***** The input *****

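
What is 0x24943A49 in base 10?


24943A49 hex = 613694025 decimal

613694025


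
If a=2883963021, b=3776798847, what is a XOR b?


2883963021 ^ 3776798847 = 1257810162

1257810162


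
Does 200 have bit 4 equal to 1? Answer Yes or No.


0b11001000, bit 4 = 0. No

No


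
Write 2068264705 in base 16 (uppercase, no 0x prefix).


2068264705 = 7B473701 hex

7B473701


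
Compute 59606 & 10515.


0b1110100011010110 & 0b10100100010011 = 0b10100000010010 = 10258

10258


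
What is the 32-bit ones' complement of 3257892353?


3257892353 ^ 4294967295 = 1037074942

1037074942


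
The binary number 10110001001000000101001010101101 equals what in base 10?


10110001001000000101001010101101 in decimal = 2971685549

2971685549


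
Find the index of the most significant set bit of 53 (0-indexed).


0b110101. Highest set bit at position 5

5


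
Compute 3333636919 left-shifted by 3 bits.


0b11000110101100110100001100110111 << 3 = 0b11000110101100110100001100110111000 = 26669095352

26669095352


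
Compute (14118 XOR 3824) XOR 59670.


Step 1: 14118 ^ 3824 = 14806
Step 2: 14806 ^ 59670 = 53440

53440


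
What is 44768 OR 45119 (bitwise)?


0b1010111011100000 | 0b1011000000111111 = 0b1011111011111111 = 48895

48895


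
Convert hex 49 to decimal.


49 hex = 73 decimal

73


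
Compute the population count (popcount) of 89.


0b1011001 has 4 set bits

4


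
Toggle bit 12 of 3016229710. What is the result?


3016229710 ^ (1 << 12) = 3016229710 ^ 4096 = 3016233806

3016233806


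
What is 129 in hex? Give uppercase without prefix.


129 = 81 hex

81


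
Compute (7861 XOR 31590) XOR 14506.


Step 1: 7861 ^ 31590 = 26067
Step 2: 26067 ^ 14506 = 23929

23929


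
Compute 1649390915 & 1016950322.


0b1100010010011111011010101000011 & 0b111100100111010110111000110010 = 0b100000000011010010010000000010 = 537732098

537732098


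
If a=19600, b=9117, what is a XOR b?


19600 ^ 9117 = 28429

28429


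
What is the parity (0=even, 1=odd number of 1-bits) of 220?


0b11011100 has 5 ones => parity 1

1


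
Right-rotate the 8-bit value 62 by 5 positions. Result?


Rotate 0b111110 right by 5 (8-bit) = 0b11110001 = 241

241


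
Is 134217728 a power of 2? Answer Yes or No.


0b1000000000000000000000000000. Only one bit set => Yes

Yes


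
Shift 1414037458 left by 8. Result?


0b1010100010010000111111111010010 << 8 = 0b101010001001000011111111101001000000000 = 361993589248

361993589248


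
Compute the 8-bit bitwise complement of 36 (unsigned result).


~0b100100 = 0b11011011 = 219 (8-bit unsigned)

219


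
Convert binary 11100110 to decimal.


11100110 in decimal = 230

230


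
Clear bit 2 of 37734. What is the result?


37734 & ~(1 << 2) = 37730

37730


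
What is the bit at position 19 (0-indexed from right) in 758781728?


0b101101001110100001011100100000, position 19 = 1

1


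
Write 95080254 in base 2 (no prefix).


95080254 = 101101010101100111100111110 in binary

101101010101100111100111110


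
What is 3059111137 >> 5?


0b10110110010101100101010011100001 >> 5 = 0b101101100101011001010100111 = 95597223

95597223


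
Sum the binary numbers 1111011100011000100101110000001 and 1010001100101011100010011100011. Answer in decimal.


1111011100011000100101110000001 + 1010001100101011100010011100011 = 11001101001000100001000001100100 = 3441561700

3441561700


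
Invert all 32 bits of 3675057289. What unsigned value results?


3675057289 ^ 4294967295 = 619910006

619910006


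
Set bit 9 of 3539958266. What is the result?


3539958266 | (1 << 9) = 3539958266 | 512 = 3539958778

3539958778


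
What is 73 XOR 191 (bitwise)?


0b1001001 ^ 0b10111111 = 0b11110110 = 246

246


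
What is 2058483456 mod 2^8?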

*****

## [Try it]
Set the whole listing down again, unchanged.

## [Response below]
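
What is 0x24943A49 in base 10?


24943A49 hex = 613694025 decimal

613694025


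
If a=2883963021, b=3776798847, what is a XOR b?


2883963021 ^ 3776798847 = 1257810162

1257810162


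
Does 200 have bit 4 equal to 1? Answer Yes or No.


0b11001000, bit 4 = 0. No

No


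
Write 2068264705 in base 16 (uppercase, no 0x prefix).


2068264705 = 7B473701 hex

7B473701


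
Compute 59606 & 10515.


0b1110100011010110 & 0b10100100010011 = 0b10100000010010 = 10258

10258


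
What is the 32-bit ones' complement of 3257892353?


3257892353 ^ 4294967295 = 1037074942

1037074942


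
The binary number 10110001001000000101001010101101 equals what in base 10?


10110001001000000101001010101101 in decimal = 2971685549

2971685549


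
Find the index of the most significant set bit of 53 (0-indexed).


0b110101. Highest set bit at position 5

5


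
Compute 3333636919 left-shifted by 3 bits.


0b11000110101100110100001100110111 << 3 = 0b11000110101100110100001100110111000 = 26669095352

26669095352


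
Compute (14118 XOR 3824) XOR 59670.


Step 1: 14118 ^ 3824 = 14806
Step 2: 14806 ^ 59670 = 53440

53440


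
What is 44768 OR 45119 (bitwise)?


0b1010111011100000 | 0b1011000000111111 = 0b1011111011111111 = 48895

48895


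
Convert hex 49 to decimal.


49 hex = 73 decimal

73


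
Compute the population count (popcount) of 89.


0b1011001 has 4 set bits

4


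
Toggle bit 12 of 3016229710. What is the result?


3016229710 ^ (1 << 12) = 3016229710 ^ 4096 = 3016233806

3016233806


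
What is 129 in hex? Give uppercase without prefix.


129 = 81 hex

81


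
Compute (7861 XOR 31590) XOR 14506.


Step 1: 7861 ^ 31590 = 26067
Step 2: 26067 ^ 14506 = 23929

23929


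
Compute 1649390915 & 1016950322.


0b1100010010011111011010101000011 & 0b111100100111010110111000110010 = 0b100000000011010010010000000010 = 537732098

537732098


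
If a=19600, b=9117, what is a XOR b?


19600 ^ 9117 = 28429

28429


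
What is the parity (0=even, 1=odd number of 1-bits) of 220?


0b11011100 has 5 ones => parity 1

1


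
Right-rotate the 8-bit value 62 by 5 positions. Result?


Rotate 0b111110 right by 5 (8-bit) = 0b11110001 = 241

241


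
Is 134217728 a power of 2? Answer Yes or No.


0b1000000000000000000000000000. Only one bit set => Yes

Yes


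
Shift 1414037458 left by 8. Result?


0b1010100010010000111111111010010 << 8 = 0b101010001001000011111111101001000000000 = 361993589248

361993589248


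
Compute the 8-bit bitwise complement of 36 (unsigned result).


~0b100100 = 0b11011011 = 219 (8-bit unsigned)

219


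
Convert binary 11100110 to decimal.


11100110 in decimal = 230

230


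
Clear bit 2 of 37734. What is the result?


37734 & ~(1 << 2) = 37730

37730


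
What is the bit at position 19 (0-indexed from right) in 758781728?


0b101101001110100001011100100000, position 19 = 1

1


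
Write 95080254 in base 2 (no prefix).


95080254 = 101101010101100111100111110 in binary

101101010101100111100111110


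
What is 3059111137 >> 5?


0b10110110010101100101010011100001 >> 5 = 0b101101100101011001010100111 = 95597223

95597223


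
Sum the binary numbers 1111011100011000100101110000001 and 1010001100101011100010011100011. Answer in decimal.


1111011100011000100101110000001 + 1010001100101011100010011100011 = 11001101001000100001000001100100 = 3441561700

3441561700


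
Invert all 32 bits of 3675057289. What unsigned value results?


3675057289 ^ 4294967295 = 619910006

619910006


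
Set bit 9 of 3539958266. What is the result?


3539958266 | (1 << 9) = 3539958266 | 512 = 3539958778

3539958778


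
What is 73 XOR 191 (bitwise)?


0b1001001 ^ 0b10111111 = 0b11110110 = 246

246


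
What is 2058483456 mod 2^8?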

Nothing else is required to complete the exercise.